- [WHAT IS REQUIRED] Tell how many lines in the data below include the word "every". The answer is the number only.

Stored data:
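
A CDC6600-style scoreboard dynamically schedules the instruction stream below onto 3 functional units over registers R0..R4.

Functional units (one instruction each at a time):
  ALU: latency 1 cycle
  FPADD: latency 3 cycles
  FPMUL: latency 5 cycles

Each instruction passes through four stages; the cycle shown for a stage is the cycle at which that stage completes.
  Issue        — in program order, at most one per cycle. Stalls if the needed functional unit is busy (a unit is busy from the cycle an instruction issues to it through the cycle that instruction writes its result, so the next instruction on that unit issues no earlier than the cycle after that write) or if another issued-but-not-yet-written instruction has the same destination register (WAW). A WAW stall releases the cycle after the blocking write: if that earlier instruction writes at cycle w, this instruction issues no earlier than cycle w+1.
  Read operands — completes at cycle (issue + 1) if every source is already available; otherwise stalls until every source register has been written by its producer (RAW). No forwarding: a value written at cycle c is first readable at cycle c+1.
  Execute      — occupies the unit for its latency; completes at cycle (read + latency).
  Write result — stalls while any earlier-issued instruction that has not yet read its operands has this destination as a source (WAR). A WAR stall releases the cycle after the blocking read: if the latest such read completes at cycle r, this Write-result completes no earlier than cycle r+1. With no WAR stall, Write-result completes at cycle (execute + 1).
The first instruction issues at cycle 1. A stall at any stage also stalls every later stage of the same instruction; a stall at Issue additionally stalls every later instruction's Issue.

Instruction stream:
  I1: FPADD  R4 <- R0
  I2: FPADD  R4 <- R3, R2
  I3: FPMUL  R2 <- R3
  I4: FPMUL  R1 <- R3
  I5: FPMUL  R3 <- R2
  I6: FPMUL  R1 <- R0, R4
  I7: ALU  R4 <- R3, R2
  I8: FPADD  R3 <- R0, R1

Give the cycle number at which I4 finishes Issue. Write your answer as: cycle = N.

cycle = 16

t=1  I1 dispatched to FPADD
t=2  I1 operands ready
t=5  I1 complete
t=6  R4←I1
t=7  I2 dispatched to FPADD
t=8  I2 operands ready | I3 dispatched to FPMUL
t=9  I3 operands ready
t=11  I2 complete
t=12  R4←I2
t=14  I3 complete
t=15  R2←I3
t=16  I4 dispatched to FPMUL
t=17  I4 operands ready
t=22  I4 complete
t=23  R1←I4
t=24  I5 dispatched to FPMUL
t=25  I5 operands ready
t=30  I5 complete
t=31  R3←I5
t=32  I6 dispatched to FPMUL
t=33  I6 operands ready | I7 dispatched to ALU
t=34  I7 operands ready | I8 dispatched to FPADD
t=35  I7 complete
t=36  R4←I7
t=38  I6 complete
t=39  R1←I6
t=40  I8 operands ready
t=43  I8 complete
t=44  R3←I8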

- [TASK RESPONSE] 2